═══ Exercise material

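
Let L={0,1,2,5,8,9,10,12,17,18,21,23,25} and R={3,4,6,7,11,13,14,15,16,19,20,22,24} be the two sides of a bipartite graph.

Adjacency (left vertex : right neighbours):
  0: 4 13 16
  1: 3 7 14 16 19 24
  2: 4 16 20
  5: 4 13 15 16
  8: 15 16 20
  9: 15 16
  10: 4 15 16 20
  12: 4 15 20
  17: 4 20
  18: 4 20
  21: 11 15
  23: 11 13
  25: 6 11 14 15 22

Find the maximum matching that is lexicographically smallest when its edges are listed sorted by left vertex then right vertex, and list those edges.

Lex-smallest maximum matching: {(0,4), (1,3), (2,16), (5,13), (8,15), (10,20), (21,11), (25,6)}

|M| = 8 (so the lex-smallest maximum matching has 8 edges)
process left vertices in ascending order; for each, take the smallest-labelled available neighbour that still permits 8 edges overall, or leave it unmatched if none does
lex-smallest matching: {0-4, 1-3, 2-16, 5-13, 8-15, 10-20, 21-11, 25-6}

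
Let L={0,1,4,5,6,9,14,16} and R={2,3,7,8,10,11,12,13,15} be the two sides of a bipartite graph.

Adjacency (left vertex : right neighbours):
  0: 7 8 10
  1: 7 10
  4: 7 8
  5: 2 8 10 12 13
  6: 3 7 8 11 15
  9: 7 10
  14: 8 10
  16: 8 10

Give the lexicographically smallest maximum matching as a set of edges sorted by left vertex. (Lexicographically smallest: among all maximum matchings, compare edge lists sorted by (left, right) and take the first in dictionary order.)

Lex-smallest maximum matching: {(0,7), (1,10), (4,8), (5,2), (6,3)}

|M| = 5 (so the lex-smallest maximum matching has 5 edges)
process left vertices in ascending order; for each, take the smallest-labelled available neighbour that still permits 5 edges overall, or leave it unmatched if none does
lex-smallest matching: {0-7, 1-10, 4-8, 5-2, 6-3}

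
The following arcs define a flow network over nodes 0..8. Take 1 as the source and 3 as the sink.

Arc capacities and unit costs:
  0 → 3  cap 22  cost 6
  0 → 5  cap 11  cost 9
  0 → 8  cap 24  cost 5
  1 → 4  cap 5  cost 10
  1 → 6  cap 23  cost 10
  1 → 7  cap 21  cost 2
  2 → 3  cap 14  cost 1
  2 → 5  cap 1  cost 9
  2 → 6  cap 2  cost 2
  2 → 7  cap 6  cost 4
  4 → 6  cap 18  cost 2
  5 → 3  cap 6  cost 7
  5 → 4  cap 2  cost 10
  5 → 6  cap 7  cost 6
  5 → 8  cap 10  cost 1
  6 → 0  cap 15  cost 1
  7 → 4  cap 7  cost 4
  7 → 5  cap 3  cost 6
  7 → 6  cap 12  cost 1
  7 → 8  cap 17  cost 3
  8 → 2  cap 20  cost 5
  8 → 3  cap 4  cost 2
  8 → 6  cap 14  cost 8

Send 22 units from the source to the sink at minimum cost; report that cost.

Minimum cost for 22 units: 220

shortest-cost path #1: 1→7→8→3 push 4 @ unit cost 7 (adds 28)
shortest-cost path #2: 1→7→6→0→3 push 12 @ unit cost 10 (adds 120)
shortest-cost path #3: 1→7→8→2→3 push 5 @ unit cost 11 (adds 55)
shortest-cost path #4: 1→6→0→3 push 1 @ unit cost 17 (adds 17)
total cost = 220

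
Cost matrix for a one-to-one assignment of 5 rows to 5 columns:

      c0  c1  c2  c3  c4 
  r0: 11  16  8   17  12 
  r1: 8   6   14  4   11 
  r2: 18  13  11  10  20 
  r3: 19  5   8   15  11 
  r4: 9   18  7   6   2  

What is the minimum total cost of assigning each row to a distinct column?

one of 2 optimal assignments: row0→col0 (cost 11), row1→col3 (cost 4), row2→col2 (cost 11), row3→col1 (cost 5), row4→col4 (cost 2)
total = 11 + 4 + 11 + 5 + 2 = 33

Minimum assignment cost: 33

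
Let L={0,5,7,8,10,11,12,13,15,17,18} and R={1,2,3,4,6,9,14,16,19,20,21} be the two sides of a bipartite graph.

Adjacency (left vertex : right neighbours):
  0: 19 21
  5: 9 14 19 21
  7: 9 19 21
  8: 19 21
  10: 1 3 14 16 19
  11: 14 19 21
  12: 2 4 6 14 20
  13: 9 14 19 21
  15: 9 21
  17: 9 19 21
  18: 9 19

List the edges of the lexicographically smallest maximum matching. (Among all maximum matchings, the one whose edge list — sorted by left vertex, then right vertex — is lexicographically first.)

Lex-smallest maximum matching: {(0,19), (5,9), (7,21), (10,1), (11,14), (12,2)}

|M| = 6 (so the lex-smallest maximum matching has 6 edges)
process left vertices in ascending order; for each, take the smallest-labelled available neighbour that still permits 6 edges overall, or leave it unmatched if none does
lex-smallest matching: {0-19, 5-9, 7-21, 10-1, 11-14, 12-2}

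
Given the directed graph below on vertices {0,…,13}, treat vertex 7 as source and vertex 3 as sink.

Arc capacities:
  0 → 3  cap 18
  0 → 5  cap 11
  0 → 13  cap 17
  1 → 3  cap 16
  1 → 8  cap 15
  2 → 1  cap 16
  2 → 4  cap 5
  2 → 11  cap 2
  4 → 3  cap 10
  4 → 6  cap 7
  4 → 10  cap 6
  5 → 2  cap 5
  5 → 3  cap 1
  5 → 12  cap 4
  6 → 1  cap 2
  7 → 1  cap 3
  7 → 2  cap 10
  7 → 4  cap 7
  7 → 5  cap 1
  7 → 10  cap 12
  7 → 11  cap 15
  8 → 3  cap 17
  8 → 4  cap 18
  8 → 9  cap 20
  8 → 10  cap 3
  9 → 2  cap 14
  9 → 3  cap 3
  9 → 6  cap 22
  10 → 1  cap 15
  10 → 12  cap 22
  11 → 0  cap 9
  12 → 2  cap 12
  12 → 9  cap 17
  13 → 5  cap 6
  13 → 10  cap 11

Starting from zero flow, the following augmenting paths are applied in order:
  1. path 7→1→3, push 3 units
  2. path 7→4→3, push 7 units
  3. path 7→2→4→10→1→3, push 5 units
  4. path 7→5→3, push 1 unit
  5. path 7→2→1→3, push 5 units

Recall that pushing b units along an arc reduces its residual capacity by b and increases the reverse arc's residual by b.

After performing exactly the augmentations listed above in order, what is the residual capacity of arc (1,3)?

Residual capacity of (1,3): 3

after path 1 (7→1→3, push 3): res(1,3)=13
after path 2 (7→4→3, push 7): res(1,3)=13
after path 3 (7→2→4→10→1→3, push 5): res(1,3)=8
after path 4 (7→5→3, push 1): res(1,3)=8
after path 5 (7→2→1→3, push 5): res(1,3)=3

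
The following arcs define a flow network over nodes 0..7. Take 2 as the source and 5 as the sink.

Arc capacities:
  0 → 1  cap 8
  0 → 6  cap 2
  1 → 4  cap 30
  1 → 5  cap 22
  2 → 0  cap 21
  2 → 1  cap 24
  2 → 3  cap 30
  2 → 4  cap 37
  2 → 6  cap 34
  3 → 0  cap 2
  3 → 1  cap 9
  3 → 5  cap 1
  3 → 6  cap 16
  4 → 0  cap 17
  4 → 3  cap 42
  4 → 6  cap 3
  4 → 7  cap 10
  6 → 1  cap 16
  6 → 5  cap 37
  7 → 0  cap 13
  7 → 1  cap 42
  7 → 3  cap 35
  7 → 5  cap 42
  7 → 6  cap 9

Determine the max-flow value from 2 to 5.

augment #1: 2→1→5 bottleneck 22, total now 22
augment #2: 2→3→5 bottleneck 1, total now 23
augment #3: 2→6→5 bottleneck 34, total now 57
augment #4: 2→0→6→5 bottleneck 2, total now 59
augment #5: 2→3→6→5 bottleneck 1, total now 60
augment #6: 2→4→7→5 bottleneck 10, total now 70

Maximum flow value: 70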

══════

[Required action]: From the records above, give again exactly the lines running from the line with "List the edges" to the line with "Recall that pushing", inclusive.

[Written reply]:
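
List the edges of the lexicographically smallest maximum matching. (Among all maximum matchings, the one whose edge list — sorted by left vertex, then right vertex — is lexicographically first.)

Lex-smallest maximum matching: {(0,19), (5,9), (7,21), (10,1), (11,14), (12,2)}

|M| = 6 (so the lex-smallest maximum matching has 6 edges)
process left vertices in ascending order; for each, take the smallest-labelled available neighbour that still permits 6 edges overall, or leave it unmatched if none does
lex-smallest matching: {0-19, 5-9, 7-21, 10-1, 11-14, 12-2}

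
Given the directed graph below on vertices {0,…,13}, treat vertex 7 as source and vertex 3 as sink.

Arc capacities:
  0 → 3  cap 18
  0 → 5  cap 11
  0 → 13  cap 17
  1 → 3  cap 16
  1 → 8  cap 15
  2 → 1  cap 16
  2 → 4  cap 5
  2 → 11  cap 2
  4 → 3  cap 10
  4 → 6  cap 7
  4 → 10  cap 6
  5 → 2  cap 5
  5 → 3  cap 1
  5 → 12  cap 4
  6 → 1  cap 2
  7 → 1  cap 3
  7 → 2  cap 10
  7 → 4  cap 7
  7 → 5  cap 1
  7 → 10  cap 12
  7 → 11  cap 15
  8 → 3  cap 17
  8 → 4  cap 18
  8 → 9  cap 20
  8 → 10  cap 3
  9 → 2  cap 14
  9 → 3  cap 3
  9 → 6  cap 22
  10 → 1  cap 15
  10 → 12  cap 22
  11 → 0  cap 9
  12 → 2  cap 12
  12 → 9  cap 17
  13 → 5  cap 6
  13 → 10  cap 11

Starting from zero flow, the following augmenting paths are applied in order:
  1. path 7→1→3, push 3 units
  2. path 7→4→3, push 7 units
  3. path 7→2→4→10→1→3, push 5 units
  4. path 7→5→3, push 1 unit
  5. path 7→2→1→3, push 5 units

Recall that pushing b units along an arc reduces its residual capacity by b and increases the reverse arc's residual by b.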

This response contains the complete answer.